> The task: Your response should be the complete listing, copied exactly.

*** Records for the exercise ***

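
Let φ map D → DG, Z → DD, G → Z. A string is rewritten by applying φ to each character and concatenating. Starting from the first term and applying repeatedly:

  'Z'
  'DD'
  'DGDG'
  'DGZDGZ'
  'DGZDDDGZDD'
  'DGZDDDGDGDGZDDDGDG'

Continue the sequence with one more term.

Replace each of the 18 characters of DGZDDDGDGDGZDDDGDG in place — DG Z DD DG DG DG Z DG Z DG Z DD DG DG DG Z DG Z — and concatenate.

DGZDDDGDGDGZDGZDGZDDDGDGDGZDGZ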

*** End of Records for the exercise ***

> Exercise solution:
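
Let φ map D → DG, Z → DD, G → Z. A string is rewritten by applying φ to each character and concatenating. Starting from the first term and applying repeatedly:

  'Z'
  'DD'
  'DGDG'
  'DGZDGZ'
  'DGZDDDGZDD'
  'DGZDDDGDGDGZDDDGDG'

Continue the sequence with one more term.

Replace each of the 18 characters of DGZDDDGDGDGZDDDGDG in place — DG Z DD DG DG DG Z DG Z DG Z DD DG DG DG Z DG Z — and concatenate.

DGZDDDGDGDGZDGZDGZDDDGDGDGZDGZ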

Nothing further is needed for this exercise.